Instructions to follow: Taking the first line of the listing as the start and the line containing "- Shift: arrived 6:25" as the end, reproduce everything in between exactly, both ends included.

*** Opening Excerpted records ***

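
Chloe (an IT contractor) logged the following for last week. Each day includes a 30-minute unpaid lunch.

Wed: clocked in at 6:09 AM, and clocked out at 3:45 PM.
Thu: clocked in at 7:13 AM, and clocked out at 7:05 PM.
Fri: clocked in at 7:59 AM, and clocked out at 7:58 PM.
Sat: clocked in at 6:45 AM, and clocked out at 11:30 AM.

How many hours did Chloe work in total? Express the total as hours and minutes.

36 h 12 min

Wed: 6:09 AM–3:45 PM = 9 h 36 min; less 30 min break → 9 h 6 min
Thu: 7:13 AM–7:05 PM = 11 h 52 min; less 30 min break → 11 h 22 min
Fri: 7:59 AM–7:58 PM = 11 h 59 min; less 30 min break → 11 h 29 min
Sat: 6:45 AM–11:30 AM = 4 h 45 min; less 30 min break → 4 h 15 min
Total: 9 h 6 min + 11 h 22 min + 11 h 29 min + 4 h 15 min = 36 h 12 min.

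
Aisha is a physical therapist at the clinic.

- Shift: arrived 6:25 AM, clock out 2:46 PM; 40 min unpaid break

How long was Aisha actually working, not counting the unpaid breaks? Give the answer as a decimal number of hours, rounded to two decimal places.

7.68 hours

Shift: 6:25 AM–2:46 PM = 8 h 21 min; less 40 min break → 7 h 41 min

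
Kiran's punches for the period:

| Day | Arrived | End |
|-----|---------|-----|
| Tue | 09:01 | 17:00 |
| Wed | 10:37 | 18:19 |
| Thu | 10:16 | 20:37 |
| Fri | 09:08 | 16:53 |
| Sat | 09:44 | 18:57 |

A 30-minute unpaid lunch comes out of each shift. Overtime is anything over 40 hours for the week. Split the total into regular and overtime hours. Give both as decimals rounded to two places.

Tue: 09:01–17:00 = 7 h 59 min; less 30 min break → 7 h 29 min
Wed: 10:37–18:19 = 7 h 42 min; less 30 min break → 7 h 12 min
Thu: 10:16–20:37 = 10 h 21 min; less 30 min break → 9 h 51 min
Fri: 09:08–16:53 = 7 h 45 min; less 30 min break → 7 h 15 min
Sat: 09:44–18:57 = 9 h 13 min; less 30 min break → 8 h 43 min
Total worked: 40 h 30 min = 40.50 h.
Threshold 40 h → overtime 0 h 30 min, regular 40 h 0 min.

Regular 40.00 hours, overtime 0.50 hours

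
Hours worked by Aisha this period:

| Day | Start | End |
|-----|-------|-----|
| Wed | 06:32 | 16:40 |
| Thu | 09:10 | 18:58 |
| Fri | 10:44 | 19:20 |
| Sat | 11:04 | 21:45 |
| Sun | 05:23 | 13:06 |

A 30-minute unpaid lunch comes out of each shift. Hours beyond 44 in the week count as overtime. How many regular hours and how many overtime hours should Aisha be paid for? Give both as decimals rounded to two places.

Wed: 06:32–16:40 = 10 h 8 min; less 30 min break → 9 h 38 min
Thu: 09:10–18:58 = 9 h 48 min; less 30 min break → 9 h 18 min
Fri: 10:44–19:20 = 8 h 36 min; less 30 min break → 8 h 6 min
Sat: 11:04–21:45 = 10 h 41 min; less 30 min break → 10 h 11 min
Sun: 05:23–13:06 = 7 h 43 min; less 30 min break → 7 h 13 min
Total worked: 44 h 26 min = 44.43 h.
Threshold 44 h → overtime 0 h 26 min, regular 44 h 0 min.

Regular 44.00 hours, overtime 0.43 hours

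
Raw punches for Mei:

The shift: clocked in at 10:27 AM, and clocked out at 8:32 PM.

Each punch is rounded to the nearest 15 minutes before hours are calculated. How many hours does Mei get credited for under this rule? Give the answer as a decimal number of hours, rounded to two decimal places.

The shift: in 10:27 AM→10:30 AM, out 8:32 PM→8:30 PM; 10 h 0 min

10.00 hours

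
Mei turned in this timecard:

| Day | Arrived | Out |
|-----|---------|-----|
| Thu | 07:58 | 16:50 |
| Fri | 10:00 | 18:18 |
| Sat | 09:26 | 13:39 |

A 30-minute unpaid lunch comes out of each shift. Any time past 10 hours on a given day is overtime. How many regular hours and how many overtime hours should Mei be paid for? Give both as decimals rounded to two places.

Regular 19.88 hours, overtime 0.00 hours

Thu: 07:58–16:50 = 8 h 52 min; less 30 min break → 8 h 22 min
Fri: 10:00–18:18 = 8 h 18 min; less 30 min break → 7 h 48 min
Sat: 09:26–13:39 = 4 h 13 min; less 30 min break → 3 h 43 min
Thu reg 8 h 22 min / OT 0 h 0 min; Fri reg 7 h 48 min / OT 0 h 0 min; Sat reg 3 h 43 min / OT 0 h 0 min.
Totals: regular 19 h 53 min, overtime 0 h 0 min.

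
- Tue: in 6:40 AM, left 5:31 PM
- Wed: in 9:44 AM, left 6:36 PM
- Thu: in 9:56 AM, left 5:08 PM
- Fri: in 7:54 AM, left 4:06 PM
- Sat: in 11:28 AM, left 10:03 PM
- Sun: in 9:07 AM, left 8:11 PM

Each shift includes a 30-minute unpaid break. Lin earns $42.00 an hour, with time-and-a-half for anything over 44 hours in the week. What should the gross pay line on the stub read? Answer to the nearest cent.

$2463.30

Tue: 6:40 AM–5:31 PM = 10 h 51 min; less 30 min break → 10 h 21 min
Wed: 9:44 AM–6:36 PM = 8 h 52 min; less 30 min break → 8 h 22 min
Thu: 9:56 AM–5:08 PM = 7 h 12 min; less 30 min break → 6 h 42 min
Fri: 7:54 AM–4:06 PM = 8 h 12 min; less 30 min break → 7 h 42 min
Sat: 11:28 AM–10:03 PM = 10 h 35 min; less 30 min break → 10 h 5 min
Sun: 9:07 AM–8:11 PM = 11 h 4 min; less 30 min break → 10 h 34 min
Total worked: 53 h 46 min = 3226 min.
Regular 44 h 0 min = 2640 min at $42.00/h; overtime 9 h 46 min = 586 min at $63.00/h.
Pay = (2640 × $42.00 + 586 × $63.00) ÷ 60 = $2463.30.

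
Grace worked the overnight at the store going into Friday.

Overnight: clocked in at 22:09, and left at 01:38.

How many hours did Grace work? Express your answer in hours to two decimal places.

3.48 hours

Overnight: 22:09 → midnight = 1 h 51 min; midnight → 01:38 = 1 h 38 min; span 3 h 29 min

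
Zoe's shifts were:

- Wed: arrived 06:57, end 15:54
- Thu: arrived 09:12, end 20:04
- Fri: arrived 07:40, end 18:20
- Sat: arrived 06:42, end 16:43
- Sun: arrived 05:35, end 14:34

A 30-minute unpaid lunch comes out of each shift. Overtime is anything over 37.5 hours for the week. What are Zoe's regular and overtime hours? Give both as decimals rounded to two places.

Regular 37.50 hours, overtime 9.48 hours

Wed: 06:57–15:54 = 8 h 57 min; less 30 min break → 8 h 27 min
Thu: 09:12–20:04 = 10 h 52 min; less 30 min break → 10 h 22 min
Fri: 07:40–18:20 = 10 h 40 min; less 30 min break → 10 h 10 min
Sat: 06:42–16:43 = 10 h 1 min; less 30 min break → 9 h 31 min
Sun: 05:35–14:34 = 8 h 59 min; less 30 min break → 8 h 29 min
Total worked: 46 h 59 min = 46.98 h.
Threshold 37.5 h → overtime 9 h 29 min, regular 37 h 30 min.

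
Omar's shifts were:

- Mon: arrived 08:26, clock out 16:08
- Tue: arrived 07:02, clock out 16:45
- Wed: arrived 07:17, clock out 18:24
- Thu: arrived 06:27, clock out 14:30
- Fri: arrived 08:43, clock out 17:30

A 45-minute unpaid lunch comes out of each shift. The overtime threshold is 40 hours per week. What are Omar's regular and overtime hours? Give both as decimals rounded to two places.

Regular 40.00 hours, overtime 1.62 hours

Mon: 08:26–16:08 = 7 h 42 min; less 45 min break → 6 h 57 min
Tue: 07:02–16:45 = 9 h 43 min; less 45 min break → 8 h 58 min
Wed: 07:17–18:24 = 11 h 7 min; less 45 min break → 10 h 22 min
Thu: 06:27–14:30 = 8 h 3 min; less 45 min break → 7 h 18 min
Fri: 08:43–17:30 = 8 h 47 min; less 45 min break → 8 h 2 min
Total worked: 41 h 37 min = 41.62 h.
Threshold 40 h → overtime 1 h 37 min, regular 40 h 0 min.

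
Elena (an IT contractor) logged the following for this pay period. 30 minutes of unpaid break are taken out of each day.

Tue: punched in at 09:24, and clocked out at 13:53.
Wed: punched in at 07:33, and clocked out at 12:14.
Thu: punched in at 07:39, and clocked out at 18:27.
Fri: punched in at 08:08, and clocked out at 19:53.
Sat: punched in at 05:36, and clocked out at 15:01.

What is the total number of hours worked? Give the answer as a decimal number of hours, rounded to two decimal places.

Tue: 09:24–13:53 = 4 h 29 min; less 30 min break → 3 h 59 min
Wed: 07:33–12:14 = 4 h 41 min; less 30 min break → 4 h 11 min
Thu: 07:39–18:27 = 10 h 48 min; less 30 min break → 10 h 18 min
Fri: 08:08–19:53 = 11 h 45 min; less 30 min break → 11 h 15 min
Sat: 05:36–15:01 = 9 h 25 min; less 30 min break → 8 h 55 min
Total: 3 h 59 min + 4 h 11 min + 10 h 18 min + 11 h 15 min + 8 h 55 min = 38 h 38 min.

38.63 hours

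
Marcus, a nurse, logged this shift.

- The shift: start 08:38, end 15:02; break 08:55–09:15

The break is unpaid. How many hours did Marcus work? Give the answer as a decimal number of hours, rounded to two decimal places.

6.07 hours

The shift: 08:38–15:02 = 6 h 24 min; less 20 min break → 6 h 4 min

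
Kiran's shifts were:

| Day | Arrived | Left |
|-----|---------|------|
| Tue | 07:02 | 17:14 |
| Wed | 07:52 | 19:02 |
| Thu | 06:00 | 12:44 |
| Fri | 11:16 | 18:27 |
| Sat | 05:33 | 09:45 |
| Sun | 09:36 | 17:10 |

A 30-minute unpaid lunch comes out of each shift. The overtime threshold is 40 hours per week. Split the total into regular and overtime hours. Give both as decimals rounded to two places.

Regular 40.00 hours, overtime 4.05 hours

Tue: 07:02–17:14 = 10 h 12 min; less 30 min break → 9 h 42 min
Wed: 07:52–19:02 = 11 h 10 min; less 30 min break → 10 h 40 min
Thu: 06:00–12:44 = 6 h 44 min; less 30 min break → 6 h 14 min
Fri: 11:16–18:27 = 7 h 11 min; less 30 min break → 6 h 41 min
Sat: 05:33–09:45 = 4 h 12 min; less 30 min break → 3 h 42 min
Sun: 09:36–17:10 = 7 h 34 min; less 30 min break → 7 h 4 min
Total worked: 44 h 3 min = 44.05 h.
Threshold 40 h → overtime 4 h 3 min, regular 40 h 0 min.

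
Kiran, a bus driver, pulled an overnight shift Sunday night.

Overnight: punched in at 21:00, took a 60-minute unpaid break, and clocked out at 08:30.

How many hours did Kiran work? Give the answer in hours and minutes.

Overnight: 21:00 → midnight = 3 h 0 min; midnight → 08:30 = 8 h 30 min; span 11 h 30 min; less 60 min break → 10 h 30 min

10 h 30 min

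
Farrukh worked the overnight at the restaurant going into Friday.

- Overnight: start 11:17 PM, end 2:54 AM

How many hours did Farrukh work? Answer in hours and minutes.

3 h 37 min

Overnight: 11:17 PM → midnight = 0 h 43 min; midnight → 2:54 AM = 2 h 54 min; span 3 h 37 min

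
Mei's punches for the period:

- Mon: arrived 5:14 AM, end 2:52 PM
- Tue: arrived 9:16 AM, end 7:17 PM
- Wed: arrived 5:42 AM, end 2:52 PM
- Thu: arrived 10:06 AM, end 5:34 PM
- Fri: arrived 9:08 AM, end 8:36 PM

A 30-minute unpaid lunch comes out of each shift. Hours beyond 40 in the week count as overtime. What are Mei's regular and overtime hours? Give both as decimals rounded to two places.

Regular 40.00 hours, overtime 5.25 hours

Mon: 5:14 AM–2:52 PM = 9 h 38 min; less 30 min break → 9 h 8 min
Tue: 9:16 AM–7:17 PM = 10 h 1 min; less 30 min break → 9 h 31 min
Wed: 5:42 AM–2:52 PM = 9 h 10 min; less 30 min break → 8 h 40 min
Thu: 10:06 AM–5:34 PM = 7 h 28 min; less 30 min break → 6 h 58 min
Fri: 9:08 AM–8:36 PM = 11 h 28 min; less 30 min break → 10 h 58 min
Total worked: 45 h 15 min = 45.25 h.
Threshold 40 h → overtime 5 h 15 min, regular 40 h 0 min.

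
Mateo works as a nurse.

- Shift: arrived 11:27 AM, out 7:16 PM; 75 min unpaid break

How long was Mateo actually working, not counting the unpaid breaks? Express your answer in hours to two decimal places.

Shift: 11:27 AM–7:16 PM = 7 h 49 min; less 75 min break → 6 h 34 min

6.57 hours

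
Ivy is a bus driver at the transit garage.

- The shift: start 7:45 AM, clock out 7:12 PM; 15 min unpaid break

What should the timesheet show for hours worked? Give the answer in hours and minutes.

11 h 12 min

The shift: 7:45 AM–7:12 PM = 11 h 27 min; less 15 min break → 11 h 12 min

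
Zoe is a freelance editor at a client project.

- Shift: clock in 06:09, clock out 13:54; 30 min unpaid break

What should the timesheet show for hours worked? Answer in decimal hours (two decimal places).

7.25 hours

Shift: 06:09–13:54 = 7 h 45 min; less 30 min break → 7 h 15 min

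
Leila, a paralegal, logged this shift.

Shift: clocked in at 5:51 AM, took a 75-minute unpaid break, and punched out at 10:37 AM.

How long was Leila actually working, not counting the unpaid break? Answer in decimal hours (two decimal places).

3.52 hours

Shift: 5:51 AM–10:37 AM = 4 h 46 min; less 75 min break → 3 h 31 min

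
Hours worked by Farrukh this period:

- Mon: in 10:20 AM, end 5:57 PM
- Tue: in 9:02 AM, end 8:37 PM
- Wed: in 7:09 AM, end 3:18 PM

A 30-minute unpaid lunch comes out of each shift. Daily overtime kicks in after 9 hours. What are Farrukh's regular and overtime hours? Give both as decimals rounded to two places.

Mon: 10:20 AM–5:57 PM = 7 h 37 min; less 30 min break → 7 h 7 min
Tue: 9:02 AM–8:37 PM = 11 h 35 min; less 30 min break → 11 h 5 min
Wed: 7:09 AM–3:18 PM = 8 h 9 min; less 30 min break → 7 h 39 min
Mon reg 7 h 7 min / OT 0 h 0 min; Tue reg 9 h 0 min / OT 2 h 5 min; Wed reg 7 h 39 min / OT 0 h 0 min.
Totals: regular 23 h 46 min, overtime 2 h 5 min.

Regular 23.77 hours, overtime 2.08 hours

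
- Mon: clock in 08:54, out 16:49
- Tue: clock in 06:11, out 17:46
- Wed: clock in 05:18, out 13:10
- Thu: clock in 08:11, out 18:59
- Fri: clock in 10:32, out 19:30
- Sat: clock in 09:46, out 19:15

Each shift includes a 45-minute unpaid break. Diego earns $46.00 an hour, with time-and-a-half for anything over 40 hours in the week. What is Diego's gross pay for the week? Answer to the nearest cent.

$2676.05

Mon: 08:54–16:49 = 7 h 55 min; less 45 min break → 7 h 10 min
Tue: 06:11–17:46 = 11 h 35 min; less 45 min break → 10 h 50 min
Wed: 05:18–13:10 = 7 h 52 min; less 45 min break → 7 h 7 min
Thu: 08:11–18:59 = 10 h 48 min; less 45 min break → 10 h 3 min
Fri: 10:32–19:30 = 8 h 58 min; less 45 min break → 8 h 13 min
Sat: 09:46–19:15 = 9 h 29 min; less 45 min break → 8 h 44 min
Total worked: 52 h 7 min = 3127 min.
Regular 40 h 0 min = 2400 min at $46.00/h; overtime 12 h 7 min = 727 min at $69.00/h.
Pay = (2400 × $46.00 + 727 × $69.00) ÷ 60 = $2676.05.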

*** Closing Excerpted records ***

Output for this task:
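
Chloe (an IT contractor) logged the following for last week. Each day includes a 30-minute unpaid lunch.

Wed: clocked in at 6:09 AM, and clocked out at 3:45 PM.
Thu: clocked in at 7:13 AM, and clocked out at 7:05 PM.
Fri: clocked in at 7:59 AM, and clocked out at 7:58 PM.
Sat: clocked in at 6:45 AM, and clocked out at 11:30 AM.

How many hours did Chloe work in total? Express the total as hours and minutes.

36 h 12 min

Wed: 6:09 AM–3:45 PM = 9 h 36 min; less 30 min break → 9 h 6 min
Thu: 7:13 AM–7:05 PM = 11 h 52 min; less 30 min break → 11 h 22 min
Fri: 7:59 AM–7:58 PM = 11 h 59 min; less 30 min break → 11 h 29 min
Sat: 6:45 AM–11:30 AM = 4 h 45 min; less 30 min break → 4 h 15 min
Total: 9 h 6 min + 11 h 22 min + 11 h 29 min + 4 h 15 min = 36 h 12 min.

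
Aisha is a physical therapist at the clinic.

- Shift: arrived 6:25 AM, clock out 2:46 PM; 40 min unpaid break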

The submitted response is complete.